*Extracted records*
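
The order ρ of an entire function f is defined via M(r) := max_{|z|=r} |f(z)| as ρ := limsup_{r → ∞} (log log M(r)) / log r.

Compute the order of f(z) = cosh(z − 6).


cosh(w) is a linear combination of e^{iw} and e^{−iw} (or e^w, e^{−w} in the hyperbolic case), so |cosh(w)| ≤ e^{|w|}. With w = z − 6, |w| ≤ 1|z| + 6 = 1r + 6 on |z| = r, giving M(r) ≤ e^{1r + 6}, so ρ ≤ 1. On a suitable ray (z = it for sin/cos; z = t for sinh/cosh, t real → ∞), |cosh(z − 6)| grows like e^{1|t|}/2, so ρ ≥ 1. Hence ρ = 1.
Therefore ρ = 1.

Order ρ = 1.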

*Work task*
Exactly as written above, copy every line.

*Answer space*
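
The order ρ of an entire function f is defined via M(r) := max_{|z|=r} |f(z)| as ρ := limsup_{r → ∞} (log log M(r)) / log r.

Compute the order of f(z) = cosh(z − 6).


cosh(w) is a linear combination of e^{iw} and e^{−iw} (or e^w, e^{−w} in the hyperbolic case), so |cosh(w)| ≤ e^{|w|}. With w = z − 6, |w| ≤ 1|z| + 6 = 1r + 6 on |z| = r, giving M(r) ≤ e^{1r + 6}, so ρ ≤ 1. On a suitable ray (z = it for sin/cos; z = t for sinh/cosh, t real → ∞), |cosh(z − 6)| grows like e^{1|t|}/2, so ρ ≥ 1. Hence ρ = 1.
Therefore ρ = 1.

Order ρ = 1.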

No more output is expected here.